> _THE PROBLEM_
Up to and including the line with "Central | 223,811 |", output the records exactly as they appear.

(EXTRACTED DATA begins)

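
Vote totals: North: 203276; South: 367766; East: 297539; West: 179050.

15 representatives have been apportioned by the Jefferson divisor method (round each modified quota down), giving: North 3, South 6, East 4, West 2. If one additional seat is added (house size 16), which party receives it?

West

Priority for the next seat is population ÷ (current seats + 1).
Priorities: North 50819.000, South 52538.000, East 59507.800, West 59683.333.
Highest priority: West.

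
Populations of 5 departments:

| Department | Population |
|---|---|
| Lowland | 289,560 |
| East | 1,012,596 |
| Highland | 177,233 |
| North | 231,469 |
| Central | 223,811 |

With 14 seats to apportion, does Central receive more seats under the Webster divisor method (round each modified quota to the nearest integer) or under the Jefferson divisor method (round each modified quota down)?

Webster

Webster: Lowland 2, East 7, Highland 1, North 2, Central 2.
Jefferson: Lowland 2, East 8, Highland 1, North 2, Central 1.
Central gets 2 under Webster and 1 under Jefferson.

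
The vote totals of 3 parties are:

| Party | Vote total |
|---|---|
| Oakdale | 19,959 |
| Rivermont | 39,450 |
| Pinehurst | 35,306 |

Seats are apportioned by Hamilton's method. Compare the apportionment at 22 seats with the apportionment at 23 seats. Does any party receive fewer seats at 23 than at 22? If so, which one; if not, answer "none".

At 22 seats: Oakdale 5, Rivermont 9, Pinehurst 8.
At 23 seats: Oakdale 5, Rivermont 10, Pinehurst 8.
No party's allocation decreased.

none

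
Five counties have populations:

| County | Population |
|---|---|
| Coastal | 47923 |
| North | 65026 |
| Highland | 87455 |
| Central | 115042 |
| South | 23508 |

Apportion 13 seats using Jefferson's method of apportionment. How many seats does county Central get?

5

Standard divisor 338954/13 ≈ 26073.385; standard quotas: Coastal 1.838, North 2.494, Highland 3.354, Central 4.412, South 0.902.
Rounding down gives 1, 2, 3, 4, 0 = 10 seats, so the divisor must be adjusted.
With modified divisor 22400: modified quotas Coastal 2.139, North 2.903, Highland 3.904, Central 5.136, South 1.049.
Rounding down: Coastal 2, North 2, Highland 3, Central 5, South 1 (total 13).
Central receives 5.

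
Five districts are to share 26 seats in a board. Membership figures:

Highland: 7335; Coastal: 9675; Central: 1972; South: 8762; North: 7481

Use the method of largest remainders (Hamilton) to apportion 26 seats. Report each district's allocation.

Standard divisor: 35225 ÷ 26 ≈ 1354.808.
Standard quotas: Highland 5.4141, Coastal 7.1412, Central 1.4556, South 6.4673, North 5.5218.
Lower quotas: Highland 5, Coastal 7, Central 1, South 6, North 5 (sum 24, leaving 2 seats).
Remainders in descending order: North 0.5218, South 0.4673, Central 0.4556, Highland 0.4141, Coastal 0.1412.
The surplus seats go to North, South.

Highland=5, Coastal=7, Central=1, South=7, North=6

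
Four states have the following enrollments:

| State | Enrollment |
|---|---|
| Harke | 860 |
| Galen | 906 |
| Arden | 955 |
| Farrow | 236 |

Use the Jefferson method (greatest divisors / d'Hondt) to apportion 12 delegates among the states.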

(EXTRACTED DATA ends)

> _ANSWER SPACE_
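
Vote totals: North: 203276; South: 367766; East: 297539; West: 179050.

15 representatives have been apportioned by the Jefferson divisor method (round each modified quota down), giving: North 3, South 6, East 4, West 2. If one additional seat is added (house size 16), which party receives it?

West

Priority for the next seat is population ÷ (current seats + 1).
Priorities: North 50819.000, South 52538.000, East 59507.800, West 59683.333.
Highest priority: West.

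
Populations of 5 departments:

| Department | Population |
|---|---|
| Lowland | 289,560 |
| East | 1,012,596 |
| Highland | 177,233 |
| North | 231,469 |
| Central | 223,811 |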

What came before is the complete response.